> [WHAT IS NEEDED] Please reproduce exactly the lines that begin the listing below, up to and including the line where "Start: (x=0, y=5). Goal: (x=1, y=6)." occurs.
===
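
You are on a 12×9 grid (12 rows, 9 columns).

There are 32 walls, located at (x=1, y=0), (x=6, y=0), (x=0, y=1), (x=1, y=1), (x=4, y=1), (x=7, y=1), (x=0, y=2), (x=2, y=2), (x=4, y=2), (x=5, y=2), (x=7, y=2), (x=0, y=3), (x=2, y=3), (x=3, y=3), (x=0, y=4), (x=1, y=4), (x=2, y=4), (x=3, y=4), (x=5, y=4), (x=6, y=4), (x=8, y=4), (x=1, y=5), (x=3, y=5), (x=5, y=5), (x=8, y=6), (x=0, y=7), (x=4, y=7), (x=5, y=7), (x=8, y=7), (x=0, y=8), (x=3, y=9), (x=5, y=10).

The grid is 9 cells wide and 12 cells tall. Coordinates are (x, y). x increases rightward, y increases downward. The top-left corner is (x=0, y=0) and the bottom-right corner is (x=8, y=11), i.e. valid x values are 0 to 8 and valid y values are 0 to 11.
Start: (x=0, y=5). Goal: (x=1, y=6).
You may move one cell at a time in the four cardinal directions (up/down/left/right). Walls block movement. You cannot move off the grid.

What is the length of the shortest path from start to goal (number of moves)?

Answer: Shortest path length: 2

Derivation:
BFS from (x=0, y=5) until reaching (x=1, y=6):
  Distance 0: (x=0, y=5)
  Distance 1: (x=0, y=6)
  Distance 2: (x=1, y=6)  <- goal reached here
One shortest path (2 moves): (x=0, y=5) -> (x=0, y=6) -> (x=1, y=6)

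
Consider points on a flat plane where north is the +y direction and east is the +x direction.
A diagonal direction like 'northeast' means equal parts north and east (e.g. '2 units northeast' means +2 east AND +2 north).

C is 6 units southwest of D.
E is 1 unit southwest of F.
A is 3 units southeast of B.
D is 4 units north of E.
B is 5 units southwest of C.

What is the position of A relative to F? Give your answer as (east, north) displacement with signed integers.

Answer: A is at (east=-9, north=-11) relative to F.

Derivation:
Place F at the origin (east=0, north=0).
  E is 1 unit southwest of F: delta (east=-1, north=-1); E at (east=-1, north=-1).
  D is 4 units north of E: delta (east=+0, north=+4); D at (east=-1, north=3).
  C is 6 units southwest of D: delta (east=-6, north=-6); C at (east=-7, north=-3).
  B is 5 units southwest of C: delta (east=-5, north=-5); B at (east=-12, north=-8).
  A is 3 units southeast of B: delta (east=+3, north=-3); A at (east=-9, north=-11).
Therefore A relative to F: (east=-9, north=-11).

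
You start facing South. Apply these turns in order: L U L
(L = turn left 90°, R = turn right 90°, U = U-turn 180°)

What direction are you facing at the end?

Answer: Final heading: South

Derivation:
Start: South
  L (left (90° counter-clockwise)) -> East
  U (U-turn (180°)) -> West
  L (left (90° counter-clockwise)) -> South
Final: South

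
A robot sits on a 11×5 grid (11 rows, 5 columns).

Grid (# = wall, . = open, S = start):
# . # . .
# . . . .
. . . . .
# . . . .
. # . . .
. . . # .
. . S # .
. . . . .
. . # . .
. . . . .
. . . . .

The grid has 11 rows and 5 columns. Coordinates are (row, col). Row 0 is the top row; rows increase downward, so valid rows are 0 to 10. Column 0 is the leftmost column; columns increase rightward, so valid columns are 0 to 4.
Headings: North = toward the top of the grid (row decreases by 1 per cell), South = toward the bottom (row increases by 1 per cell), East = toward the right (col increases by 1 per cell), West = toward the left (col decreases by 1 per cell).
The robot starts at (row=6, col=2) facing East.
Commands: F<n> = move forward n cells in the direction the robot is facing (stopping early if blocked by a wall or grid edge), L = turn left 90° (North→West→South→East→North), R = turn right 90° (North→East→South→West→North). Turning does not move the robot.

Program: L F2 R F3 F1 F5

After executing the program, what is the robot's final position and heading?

Answer: Final position: (row=4, col=4), facing East

Derivation:
Start: (row=6, col=2), facing East
  L: turn left, now facing North
  F2: move forward 2, now at (row=4, col=2)
  R: turn right, now facing East
  F3: move forward 2/3 (blocked), now at (row=4, col=4)
  F1: move forward 0/1 (blocked), now at (row=4, col=4)
  F5: move forward 0/5 (blocked), now at (row=4, col=4)
Final: (row=4, col=4), facing East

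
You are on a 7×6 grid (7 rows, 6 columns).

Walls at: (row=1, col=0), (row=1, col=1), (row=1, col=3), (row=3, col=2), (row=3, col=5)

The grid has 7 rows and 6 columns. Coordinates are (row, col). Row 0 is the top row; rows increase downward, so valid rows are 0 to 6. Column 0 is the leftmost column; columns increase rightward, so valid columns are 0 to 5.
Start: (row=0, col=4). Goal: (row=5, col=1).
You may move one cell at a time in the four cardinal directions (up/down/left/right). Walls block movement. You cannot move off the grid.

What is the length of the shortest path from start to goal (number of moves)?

Answer: Shortest path length: 8

Derivation:
BFS from (row=0, col=4) until reaching (row=5, col=1):
  Distance 0: (row=0, col=4)
  Distance 1: (row=0, col=3), (row=0, col=5), (row=1, col=4)
  Distance 2: (row=0, col=2), (row=1, col=5), (row=2, col=4)
  Distance 3: (row=0, col=1), (row=1, col=2), (row=2, col=3), (row=2, col=5), (row=3, col=4)
  Distance 4: (row=0, col=0), (row=2, col=2), (row=3, col=3), (row=4, col=4)
  Distance 5: (row=2, col=1), (row=4, col=3), (row=4, col=5), (row=5, col=4)
  Distance 6: (row=2, col=0), (row=3, col=1), (row=4, col=2), (row=5, col=3), (row=5, col=5), (row=6, col=4)
  Distance 7: (row=3, col=0), (row=4, col=1), (row=5, col=2), (row=6, col=3), (row=6, col=5)
  Distance 8: (row=4, col=0), (row=5, col=1), (row=6, col=2)  <- goal reached here
One shortest path (8 moves): (row=0, col=4) -> (row=0, col=3) -> (row=0, col=2) -> (row=1, col=2) -> (row=2, col=2) -> (row=2, col=1) -> (row=3, col=1) -> (row=4, col=1) -> (row=5, col=1)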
===
> [TASK ANSWER]
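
You are on a 12×9 grid (12 rows, 9 columns).

There are 32 walls, located at (x=1, y=0), (x=6, y=0), (x=0, y=1), (x=1, y=1), (x=4, y=1), (x=7, y=1), (x=0, y=2), (x=2, y=2), (x=4, y=2), (x=5, y=2), (x=7, y=2), (x=0, y=3), (x=2, y=3), (x=3, y=3), (x=0, y=4), (x=1, y=4), (x=2, y=4), (x=3, y=4), (x=5, y=4), (x=6, y=4), (x=8, y=4), (x=1, y=5), (x=3, y=5), (x=5, y=5), (x=8, y=6), (x=0, y=7), (x=4, y=7), (x=5, y=7), (x=8, y=7), (x=0, y=8), (x=3, y=9), (x=5, y=10).

The grid is 9 cells wide and 12 cells tall. Coordinates are (x, y). x increases rightward, y increases downward. The top-left corner is (x=0, y=0) and the bottom-right corner is (x=8, y=11), i.e. valid x values are 0 to 8 and valid y values are 0 to 11.
Start: (x=0, y=5). Goal: (x=1, y=6).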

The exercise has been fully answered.